AIM OF THE EXERCISE:
Please transcribe exactly, and only, the lines of the data below between the line holding "(i) y_9 exceeds y_7" and the line holding "(xiii) y_11 exceeds y_3", inclusive.

RECORDS PROVIDED:
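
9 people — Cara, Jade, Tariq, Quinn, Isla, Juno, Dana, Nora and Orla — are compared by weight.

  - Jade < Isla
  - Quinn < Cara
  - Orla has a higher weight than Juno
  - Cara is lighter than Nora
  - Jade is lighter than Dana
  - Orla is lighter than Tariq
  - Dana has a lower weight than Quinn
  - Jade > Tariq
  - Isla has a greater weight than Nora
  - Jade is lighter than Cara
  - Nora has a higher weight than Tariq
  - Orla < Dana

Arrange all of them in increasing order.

Nothing is placed below Juno, so it is least; from there Juno < Orla; Orla < Tariq; Tariq < Jade; Jade < Dana; Dana < Quinn; Quinn < Cara; Cara < Nora; Nora < Isla, each given directly.

Juno < Orla < Tariq < Jade < Dana < Quinn < Cara < Nora < Isla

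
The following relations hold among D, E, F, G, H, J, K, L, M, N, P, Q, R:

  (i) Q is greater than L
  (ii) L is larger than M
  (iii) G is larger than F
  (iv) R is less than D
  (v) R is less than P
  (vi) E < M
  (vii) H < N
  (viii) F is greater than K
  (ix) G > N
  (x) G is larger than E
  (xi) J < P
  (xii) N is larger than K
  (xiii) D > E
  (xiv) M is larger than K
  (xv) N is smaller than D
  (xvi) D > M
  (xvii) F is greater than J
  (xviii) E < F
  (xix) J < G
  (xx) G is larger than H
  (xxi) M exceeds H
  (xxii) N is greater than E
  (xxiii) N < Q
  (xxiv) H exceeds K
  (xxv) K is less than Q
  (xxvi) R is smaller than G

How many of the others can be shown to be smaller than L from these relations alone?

The elements the relations force below L are K, E, H, M — no chain reaches any other.
That is 4.

4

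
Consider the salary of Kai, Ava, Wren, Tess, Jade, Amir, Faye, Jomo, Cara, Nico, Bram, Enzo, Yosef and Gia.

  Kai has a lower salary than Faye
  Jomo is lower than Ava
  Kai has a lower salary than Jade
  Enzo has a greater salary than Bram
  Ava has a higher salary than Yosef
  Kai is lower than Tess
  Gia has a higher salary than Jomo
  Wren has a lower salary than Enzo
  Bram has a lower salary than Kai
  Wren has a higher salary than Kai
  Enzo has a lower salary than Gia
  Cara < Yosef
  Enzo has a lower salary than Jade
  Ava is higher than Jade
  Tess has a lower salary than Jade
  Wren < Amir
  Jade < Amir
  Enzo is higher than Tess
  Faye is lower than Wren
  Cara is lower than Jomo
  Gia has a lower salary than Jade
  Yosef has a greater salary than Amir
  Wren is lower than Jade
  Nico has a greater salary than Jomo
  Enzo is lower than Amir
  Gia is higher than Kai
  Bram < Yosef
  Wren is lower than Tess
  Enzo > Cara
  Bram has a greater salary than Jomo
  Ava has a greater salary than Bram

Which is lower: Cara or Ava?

Link the given pairs in sequence: Cara < Jomo; Jomo < Bram; Bram < Kai; Kai < Faye; Faye < Wren; Wren < Tess; Tess < Enzo; Enzo < Gia; Gia < Jade; Jade < Amir; Amir < Yosef; Yosef < Ava.
Chaining these gives Cara < Jomo < Bram < Kai < Faye < Wren < Tess < Enzo < Gia < Jade < Amir < Yosef < Ava.
So Cara < Ava; Cara is the lower of the two.

Cara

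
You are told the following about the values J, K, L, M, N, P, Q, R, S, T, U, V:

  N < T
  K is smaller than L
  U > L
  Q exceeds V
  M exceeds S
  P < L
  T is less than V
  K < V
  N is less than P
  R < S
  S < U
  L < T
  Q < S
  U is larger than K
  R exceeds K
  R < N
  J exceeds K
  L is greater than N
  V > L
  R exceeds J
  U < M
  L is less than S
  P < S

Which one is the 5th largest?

V

Chaining the given pairs: K < J < R < N < P < L < T < V < Q < S < U < M.
The 5th largest is V.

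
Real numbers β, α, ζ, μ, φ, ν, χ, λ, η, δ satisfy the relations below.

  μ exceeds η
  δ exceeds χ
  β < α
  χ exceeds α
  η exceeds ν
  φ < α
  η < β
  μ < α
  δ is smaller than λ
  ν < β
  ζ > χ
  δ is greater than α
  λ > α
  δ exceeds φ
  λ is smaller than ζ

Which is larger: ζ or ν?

ζ

ν < η and η < β give ν < β.
With β < α: ν < η < β < α.
Then α < χ extends the chain to χ.
Then χ < δ extends the chain to δ.
Then δ < λ extends the chain to λ.
Then λ < ζ extends the chain to ζ.
So ν < ζ; ζ is the larger of the two.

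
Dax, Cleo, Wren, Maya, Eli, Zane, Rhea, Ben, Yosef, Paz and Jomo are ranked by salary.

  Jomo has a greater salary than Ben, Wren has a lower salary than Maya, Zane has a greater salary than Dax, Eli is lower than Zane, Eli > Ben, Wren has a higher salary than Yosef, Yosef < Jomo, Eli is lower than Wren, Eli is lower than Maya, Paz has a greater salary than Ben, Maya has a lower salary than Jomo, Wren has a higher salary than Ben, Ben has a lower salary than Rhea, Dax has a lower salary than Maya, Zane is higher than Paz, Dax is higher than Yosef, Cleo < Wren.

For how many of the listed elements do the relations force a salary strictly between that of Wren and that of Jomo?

The relations place Wren below Jomo. An element lies strictly between them when it is forced above Wren and also forced below Jomo.
Above Wren: {Maya}. Below Jomo: {Ben, Yosef, Cleo, Eli, Dax, Maya}.
Intersection: {Maya} — 1.

1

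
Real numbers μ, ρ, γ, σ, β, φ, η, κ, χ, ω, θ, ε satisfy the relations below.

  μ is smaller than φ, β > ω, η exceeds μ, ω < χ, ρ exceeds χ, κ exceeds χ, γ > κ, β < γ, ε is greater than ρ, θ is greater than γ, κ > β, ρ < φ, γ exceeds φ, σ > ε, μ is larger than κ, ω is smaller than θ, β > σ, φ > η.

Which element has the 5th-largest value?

μ

Chaining the given pairs: ω < χ < ρ < ε < σ < β < κ < μ < η < φ < γ < θ.
The 5th largest is μ.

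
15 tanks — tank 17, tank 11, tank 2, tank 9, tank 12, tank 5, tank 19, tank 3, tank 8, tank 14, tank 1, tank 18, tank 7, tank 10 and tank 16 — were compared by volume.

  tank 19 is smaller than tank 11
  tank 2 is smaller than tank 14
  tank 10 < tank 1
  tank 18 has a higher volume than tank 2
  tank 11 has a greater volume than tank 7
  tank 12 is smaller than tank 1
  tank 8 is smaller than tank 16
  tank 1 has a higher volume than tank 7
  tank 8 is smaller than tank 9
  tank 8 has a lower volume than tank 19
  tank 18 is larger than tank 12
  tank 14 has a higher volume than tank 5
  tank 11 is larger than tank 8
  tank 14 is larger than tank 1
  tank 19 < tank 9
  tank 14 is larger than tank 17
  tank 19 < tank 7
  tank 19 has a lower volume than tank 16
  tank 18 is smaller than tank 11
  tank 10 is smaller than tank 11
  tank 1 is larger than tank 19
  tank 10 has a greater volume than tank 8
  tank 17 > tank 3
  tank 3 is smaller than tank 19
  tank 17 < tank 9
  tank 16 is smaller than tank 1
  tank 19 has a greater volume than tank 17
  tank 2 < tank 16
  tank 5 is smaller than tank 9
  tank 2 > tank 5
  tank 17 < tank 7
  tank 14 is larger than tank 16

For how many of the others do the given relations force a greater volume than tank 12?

The elements the relations force above tank 12 are tank 1, tank 18, tank 14, tank 11 — no chain reaches any other.
That is 4.

4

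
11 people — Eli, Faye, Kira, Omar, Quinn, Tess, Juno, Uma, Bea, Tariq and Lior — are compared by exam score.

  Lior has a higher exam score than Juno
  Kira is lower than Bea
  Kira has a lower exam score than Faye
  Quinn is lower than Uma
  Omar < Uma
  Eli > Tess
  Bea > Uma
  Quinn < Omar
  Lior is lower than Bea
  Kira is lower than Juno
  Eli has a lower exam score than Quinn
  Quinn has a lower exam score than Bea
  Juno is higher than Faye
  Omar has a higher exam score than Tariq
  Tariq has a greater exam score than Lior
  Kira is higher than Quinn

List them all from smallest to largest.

Nothing is placed below Tess, so it is least; from there Tess < Eli; Eli < Quinn; Quinn < Kira; Kira < Faye; Faye < Juno; Juno < Lior; Lior < Tariq; Tariq < Omar; Omar < Uma; Uma < Bea, each given directly.

Tess < Eli < Quinn < Kira < Faye < Juno < Lior < Tariq < Omar < Uma < Bea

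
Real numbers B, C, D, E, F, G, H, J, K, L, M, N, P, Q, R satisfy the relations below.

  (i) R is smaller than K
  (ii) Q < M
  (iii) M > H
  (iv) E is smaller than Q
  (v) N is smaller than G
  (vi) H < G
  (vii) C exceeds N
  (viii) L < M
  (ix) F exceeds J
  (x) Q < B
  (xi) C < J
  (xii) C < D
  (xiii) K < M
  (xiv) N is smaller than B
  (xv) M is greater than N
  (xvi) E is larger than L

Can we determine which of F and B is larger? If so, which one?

Following every chain through F: below F we get N, C, J.
B is not reached, and no chain runs the other way from B to F.
So the given relations leave the order of F and B undetermined.

undetermined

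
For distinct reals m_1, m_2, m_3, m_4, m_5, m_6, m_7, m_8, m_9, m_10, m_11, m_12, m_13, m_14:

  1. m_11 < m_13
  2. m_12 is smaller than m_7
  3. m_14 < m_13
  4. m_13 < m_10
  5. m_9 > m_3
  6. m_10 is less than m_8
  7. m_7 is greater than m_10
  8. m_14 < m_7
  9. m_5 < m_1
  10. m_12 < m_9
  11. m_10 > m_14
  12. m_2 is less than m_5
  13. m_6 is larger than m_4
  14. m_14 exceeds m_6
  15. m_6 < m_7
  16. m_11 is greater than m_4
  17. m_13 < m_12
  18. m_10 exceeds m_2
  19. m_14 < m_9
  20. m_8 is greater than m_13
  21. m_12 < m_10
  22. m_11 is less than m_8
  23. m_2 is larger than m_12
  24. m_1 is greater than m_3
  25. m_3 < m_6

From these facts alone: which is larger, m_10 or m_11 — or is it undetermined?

The relevant relations are m_11 < m_13; m_13 < m_12; m_12 < m_2; m_2 < m_10.
Together: m_11 < m_13 < m_12 < m_2 < m_10.
So m_10 is larger.

m_10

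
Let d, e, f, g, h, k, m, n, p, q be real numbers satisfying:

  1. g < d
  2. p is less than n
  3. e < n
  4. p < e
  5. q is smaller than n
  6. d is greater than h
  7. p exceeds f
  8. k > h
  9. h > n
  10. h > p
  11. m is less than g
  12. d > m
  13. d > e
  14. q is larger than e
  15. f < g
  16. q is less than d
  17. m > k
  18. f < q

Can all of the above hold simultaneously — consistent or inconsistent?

The single ordering f < p < e < q < n < h < k < m < g < d satisfies every listed relation, so no contradiction arises.

consistent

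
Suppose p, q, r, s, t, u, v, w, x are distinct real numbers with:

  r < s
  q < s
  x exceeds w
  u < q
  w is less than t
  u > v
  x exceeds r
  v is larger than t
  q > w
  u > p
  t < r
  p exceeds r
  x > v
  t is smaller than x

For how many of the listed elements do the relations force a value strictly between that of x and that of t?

The relations place t below x. An element lies strictly between them when it is forced above t and also forced below x.
Above t: {v, r, p, u, q, s}. Below x: {w, v, r}.
Intersection: {v, r} — 2.

2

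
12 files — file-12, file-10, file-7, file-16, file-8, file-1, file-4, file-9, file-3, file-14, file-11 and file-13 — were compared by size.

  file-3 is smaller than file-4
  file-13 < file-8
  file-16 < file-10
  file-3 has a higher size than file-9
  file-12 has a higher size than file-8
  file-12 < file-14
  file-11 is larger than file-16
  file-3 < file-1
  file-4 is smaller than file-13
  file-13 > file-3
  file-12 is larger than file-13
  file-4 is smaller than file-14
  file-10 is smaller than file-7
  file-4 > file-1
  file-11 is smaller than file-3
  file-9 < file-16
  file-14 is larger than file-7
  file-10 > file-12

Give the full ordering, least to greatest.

file-9 < file-16 < file-11 < file-3 < file-1 < file-4 < file-13 < file-8 < file-12 < file-10 < file-7 < file-14

The consecutive links are each given: file-9 < file-16; file-16 < file-11; file-11 < file-3; file-3 < file-1; file-1 < file-4; file-4 < file-13; file-13 < file-8; file-8 < file-12; file-12 < file-10; file-10 < file-7; file-7 < file-14.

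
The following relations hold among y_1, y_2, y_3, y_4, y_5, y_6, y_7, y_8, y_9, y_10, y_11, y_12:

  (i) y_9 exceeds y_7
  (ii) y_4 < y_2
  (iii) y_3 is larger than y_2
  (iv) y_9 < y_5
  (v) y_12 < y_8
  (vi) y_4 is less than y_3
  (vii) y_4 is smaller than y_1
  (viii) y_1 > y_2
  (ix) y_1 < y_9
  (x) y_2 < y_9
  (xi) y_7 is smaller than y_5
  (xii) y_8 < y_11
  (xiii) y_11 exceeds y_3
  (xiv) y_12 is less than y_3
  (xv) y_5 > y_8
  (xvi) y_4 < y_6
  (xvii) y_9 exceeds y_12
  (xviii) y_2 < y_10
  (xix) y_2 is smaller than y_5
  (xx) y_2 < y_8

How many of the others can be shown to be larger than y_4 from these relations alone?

9

Directly above y_4: y_2, y_1, y_6, y_3.
One step further: y_9, y_10, y_8, y_11, y_5 (9 so far).
No other element is forced above y_4 by the given relations, so the count is 9.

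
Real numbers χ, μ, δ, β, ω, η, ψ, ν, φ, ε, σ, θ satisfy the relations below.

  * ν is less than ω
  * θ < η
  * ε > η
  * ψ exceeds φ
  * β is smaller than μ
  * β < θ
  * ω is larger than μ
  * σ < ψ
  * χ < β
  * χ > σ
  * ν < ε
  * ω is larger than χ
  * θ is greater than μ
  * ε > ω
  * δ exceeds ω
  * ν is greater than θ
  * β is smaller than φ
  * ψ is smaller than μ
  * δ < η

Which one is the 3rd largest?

δ

The consecutive relations fix a unique order: σ < χ < β < φ < ψ < μ < θ < ν < ω < δ < η < ε.
Counting 3 from the largest end gives δ.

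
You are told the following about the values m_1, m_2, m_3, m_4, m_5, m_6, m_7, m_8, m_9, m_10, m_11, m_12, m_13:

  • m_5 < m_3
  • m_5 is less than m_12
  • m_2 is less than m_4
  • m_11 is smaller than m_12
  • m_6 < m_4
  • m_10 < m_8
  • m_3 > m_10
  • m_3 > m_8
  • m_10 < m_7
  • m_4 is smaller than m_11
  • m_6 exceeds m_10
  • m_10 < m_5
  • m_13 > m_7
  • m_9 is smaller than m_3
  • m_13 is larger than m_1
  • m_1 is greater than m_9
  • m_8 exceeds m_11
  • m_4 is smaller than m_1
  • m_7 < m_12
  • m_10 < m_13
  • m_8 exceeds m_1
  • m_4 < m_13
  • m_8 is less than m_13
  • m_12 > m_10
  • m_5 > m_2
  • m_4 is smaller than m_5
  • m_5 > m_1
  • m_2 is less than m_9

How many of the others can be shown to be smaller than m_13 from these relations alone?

9

The elements the relations force below m_13 are m_2, m_10, m_6, m_9, m_7, m_4, m_1, m_11, m_8 — no chain reaches any other.
That is 9.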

SOLUTION TO THIS PROBLEM:
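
  (i) y_9 exceeds y_7
  (ii) y_4 < y_2
  (iii) y_3 is larger than y_2
  (iv) y_9 < y_5
  (v) y_12 < y_8
  (vi) y_4 is less than y_3
  (vii) y_4 is smaller than y_1
  (viii) y_1 > y_2
  (ix) y_1 < y_9
  (x) y_2 < y_9
  (xi) y_7 is smaller than y_5
  (xii) y_8 < y_11
  (xiii) y_11 exceeds y_3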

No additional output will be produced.